Write out, as an exact transcription, the line that has "A muon is in" and each line after it through the end of the data below.

[Given data — start]

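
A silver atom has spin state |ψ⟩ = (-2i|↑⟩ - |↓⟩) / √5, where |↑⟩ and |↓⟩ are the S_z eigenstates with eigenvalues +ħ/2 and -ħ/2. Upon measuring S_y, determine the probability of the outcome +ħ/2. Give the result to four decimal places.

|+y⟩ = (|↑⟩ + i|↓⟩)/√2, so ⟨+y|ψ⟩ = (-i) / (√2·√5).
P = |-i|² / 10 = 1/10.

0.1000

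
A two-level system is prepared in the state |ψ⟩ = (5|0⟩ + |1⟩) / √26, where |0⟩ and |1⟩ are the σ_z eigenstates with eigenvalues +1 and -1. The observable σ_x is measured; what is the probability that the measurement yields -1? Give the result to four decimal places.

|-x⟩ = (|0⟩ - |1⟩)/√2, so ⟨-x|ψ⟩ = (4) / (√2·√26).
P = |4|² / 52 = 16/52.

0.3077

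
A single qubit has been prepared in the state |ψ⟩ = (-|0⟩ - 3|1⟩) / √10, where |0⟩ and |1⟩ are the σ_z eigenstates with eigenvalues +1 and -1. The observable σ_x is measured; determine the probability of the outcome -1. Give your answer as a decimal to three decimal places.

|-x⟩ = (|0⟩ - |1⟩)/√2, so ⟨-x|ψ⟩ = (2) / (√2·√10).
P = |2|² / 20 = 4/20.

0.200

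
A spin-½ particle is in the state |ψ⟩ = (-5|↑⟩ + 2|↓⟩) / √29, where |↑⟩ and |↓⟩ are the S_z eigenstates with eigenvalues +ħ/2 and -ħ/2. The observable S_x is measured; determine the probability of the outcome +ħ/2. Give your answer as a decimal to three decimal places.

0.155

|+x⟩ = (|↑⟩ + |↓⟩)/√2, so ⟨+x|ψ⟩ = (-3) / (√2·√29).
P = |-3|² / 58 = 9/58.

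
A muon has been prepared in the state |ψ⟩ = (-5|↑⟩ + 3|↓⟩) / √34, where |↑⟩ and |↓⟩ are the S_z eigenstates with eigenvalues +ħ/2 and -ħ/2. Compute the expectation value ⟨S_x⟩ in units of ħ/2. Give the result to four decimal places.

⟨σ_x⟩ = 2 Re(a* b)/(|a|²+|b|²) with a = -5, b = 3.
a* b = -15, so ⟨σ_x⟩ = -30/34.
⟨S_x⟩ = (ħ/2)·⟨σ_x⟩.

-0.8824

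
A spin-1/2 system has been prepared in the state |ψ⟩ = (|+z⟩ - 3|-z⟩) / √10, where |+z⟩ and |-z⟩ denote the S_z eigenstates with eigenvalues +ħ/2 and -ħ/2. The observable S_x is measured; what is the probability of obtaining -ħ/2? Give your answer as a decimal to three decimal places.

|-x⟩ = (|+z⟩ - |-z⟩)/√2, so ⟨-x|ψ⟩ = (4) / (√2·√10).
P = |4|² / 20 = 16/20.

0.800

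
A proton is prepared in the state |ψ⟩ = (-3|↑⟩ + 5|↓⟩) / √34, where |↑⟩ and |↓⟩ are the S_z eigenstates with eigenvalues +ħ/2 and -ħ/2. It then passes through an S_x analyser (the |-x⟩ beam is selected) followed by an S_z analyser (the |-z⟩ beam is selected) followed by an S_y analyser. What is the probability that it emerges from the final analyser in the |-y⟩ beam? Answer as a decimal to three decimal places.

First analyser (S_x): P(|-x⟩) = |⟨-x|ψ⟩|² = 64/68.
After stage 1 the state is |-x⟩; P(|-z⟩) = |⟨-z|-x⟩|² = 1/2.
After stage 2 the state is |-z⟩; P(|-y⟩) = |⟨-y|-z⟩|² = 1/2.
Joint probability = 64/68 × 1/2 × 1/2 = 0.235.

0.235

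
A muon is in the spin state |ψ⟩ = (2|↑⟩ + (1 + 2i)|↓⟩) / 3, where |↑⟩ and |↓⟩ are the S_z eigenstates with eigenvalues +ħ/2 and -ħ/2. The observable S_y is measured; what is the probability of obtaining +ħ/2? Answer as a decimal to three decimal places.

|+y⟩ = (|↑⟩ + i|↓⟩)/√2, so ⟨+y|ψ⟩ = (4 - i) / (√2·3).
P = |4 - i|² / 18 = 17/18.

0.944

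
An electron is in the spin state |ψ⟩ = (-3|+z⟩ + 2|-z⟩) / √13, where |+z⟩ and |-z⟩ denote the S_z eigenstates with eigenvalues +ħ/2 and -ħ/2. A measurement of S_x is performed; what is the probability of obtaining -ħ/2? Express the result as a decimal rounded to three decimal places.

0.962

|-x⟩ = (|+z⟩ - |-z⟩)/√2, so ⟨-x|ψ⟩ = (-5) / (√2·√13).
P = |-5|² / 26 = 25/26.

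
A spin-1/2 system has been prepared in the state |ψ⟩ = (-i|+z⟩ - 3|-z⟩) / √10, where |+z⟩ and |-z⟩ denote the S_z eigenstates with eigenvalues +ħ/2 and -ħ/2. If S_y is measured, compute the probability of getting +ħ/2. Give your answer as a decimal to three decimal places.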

[Given data — finish]

Output for this task:
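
A muon is in the spin state |ψ⟩ = (2|↑⟩ + (1 + 2i)|↓⟩) / 3, where |↑⟩ and |↓⟩ are the S_z eigenstates with eigenvalues +ħ/2 and -ħ/2. The observable S_y is measured; what is the probability of obtaining +ħ/2? Answer as a decimal to three decimal places.

|+y⟩ = (|↑⟩ + i|↓⟩)/√2, so ⟨+y|ψ⟩ = (4 - i) / (√2·3).
P = |4 - i|² / 18 = 17/18.

0.944

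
An electron is in the spin state |ψ⟩ = (-3|+z⟩ + 2|-z⟩) / √13, where |+z⟩ and |-z⟩ denote the S_z eigenstates with eigenvalues +ħ/2 and -ħ/2. A measurement of S_x is performed; what is the probability of obtaining -ħ/2? Express the result as a decimal rounded to three decimal places.

0.962

|-x⟩ = (|+z⟩ - |-z⟩)/√2, so ⟨-x|ψ⟩ = (-5) / (√2·√13).
P = |-5|² / 26 = 25/26.

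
A spin-1/2 system has been prepared in the state |ψ⟩ = (-i|+z⟩ - 3|-z⟩) / √10, where |+z⟩ and |-z⟩ denote the S_z eigenstates with eigenvalues +ħ/2 and -ħ/2. If S_y is measured, compute the probability of getting +ħ/2. Give your answer as a decimal to three decimal places.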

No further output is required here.